▸ What the exercise asks
Write out every entry word for word.

▸ Information shown
○ ○ ○ ○

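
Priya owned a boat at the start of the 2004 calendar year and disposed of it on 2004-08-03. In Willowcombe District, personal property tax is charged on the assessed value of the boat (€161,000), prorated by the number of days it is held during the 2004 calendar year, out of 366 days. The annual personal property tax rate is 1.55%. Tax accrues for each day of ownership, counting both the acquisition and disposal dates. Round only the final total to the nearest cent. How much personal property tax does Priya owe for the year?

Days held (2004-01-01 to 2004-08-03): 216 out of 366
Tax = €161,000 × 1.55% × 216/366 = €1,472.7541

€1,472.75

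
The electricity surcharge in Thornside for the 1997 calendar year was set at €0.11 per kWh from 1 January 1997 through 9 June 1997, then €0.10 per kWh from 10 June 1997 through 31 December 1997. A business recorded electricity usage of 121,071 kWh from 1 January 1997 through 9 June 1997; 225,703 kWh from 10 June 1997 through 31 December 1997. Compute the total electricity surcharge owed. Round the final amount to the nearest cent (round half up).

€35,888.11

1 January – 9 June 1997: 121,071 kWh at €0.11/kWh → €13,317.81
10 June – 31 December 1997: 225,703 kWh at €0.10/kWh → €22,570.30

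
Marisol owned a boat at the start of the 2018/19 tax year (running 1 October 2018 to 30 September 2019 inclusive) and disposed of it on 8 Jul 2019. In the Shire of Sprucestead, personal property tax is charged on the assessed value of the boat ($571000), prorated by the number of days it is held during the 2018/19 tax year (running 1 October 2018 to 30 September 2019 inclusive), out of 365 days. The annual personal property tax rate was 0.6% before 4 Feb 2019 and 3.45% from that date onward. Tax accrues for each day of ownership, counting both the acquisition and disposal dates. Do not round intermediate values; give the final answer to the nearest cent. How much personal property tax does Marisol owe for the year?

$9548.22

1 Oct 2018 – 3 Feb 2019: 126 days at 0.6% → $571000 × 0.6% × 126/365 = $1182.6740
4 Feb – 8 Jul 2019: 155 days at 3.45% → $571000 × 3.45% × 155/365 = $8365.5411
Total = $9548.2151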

○ ○ ○ ○

▸ Finished task
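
Priya owned a boat at the start of the 2004 calendar year and disposed of it on 2004-08-03. In Willowcombe District, personal property tax is charged on the assessed value of the boat (€161,000), prorated by the number of days it is held during the 2004 calendar year, out of 366 days. The annual personal property tax rate is 1.55%. Tax accrues for each day of ownership, counting both the acquisition and disposal dates. Round only the final total to the nearest cent. How much personal property tax does Priya owe for the year?

Days held (2004-01-01 to 2004-08-03): 216 out of 366
Tax = €161,000 × 1.55% × 216/366 = €1,472.7541

€1,472.75

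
The electricity surcharge in Thornside for the 1997 calendar year was set at €0.11 per kWh from 1 January 1997 through 9 June 1997, then €0.10 per kWh from 10 June 1997 through 31 December 1997. A business recorded electricity usage of 121,071 kWh from 1 January 1997 through 9 June 1997; 225,703 kWh from 10 June 1997 through 31 December 1997. Compute the total electricity surcharge owed. Round the final amount to the nearest cent (round half up).

€35,888.11

1 January – 9 June 1997: 121,071 kWh at €0.11/kWh → €13,317.81
10 June – 31 December 1997: 225,703 kWh at €0.10/kWh → €22,570.30

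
Marisol owned a boat at the start of the 2018/19 tax year (running 1 October 2018 to 30 September 2019 inclusive) and disposed of it on 8 Jul 2019. In the Shire of Sprucestead, personal property tax is charged on the assessed value of the boat ($571000), prorated by the number of days it is held during the 2018/19 tax year (running 1 October 2018 to 30 September 2019 inclusive), out of 365 days. The annual personal property tax rate was 0.6% before 4 Feb 2019 and 3.45% from that date onward. Tax accrues for each day of ownership, counting both the acquisition and disposal dates. Do not round intermediate values; give the final answer to the nearest cent. How much personal property tax does Marisol owe for the year?

$9548.22

1 Oct 2018 – 3 Feb 2019: 126 days at 0.6% → $571000 × 0.6% × 126/365 = $1182.6740
4 Feb – 8 Jul 2019: 155 days at 3.45% → $571000 × 3.45% × 155/365 = $8365.5411
Total = $9548.2151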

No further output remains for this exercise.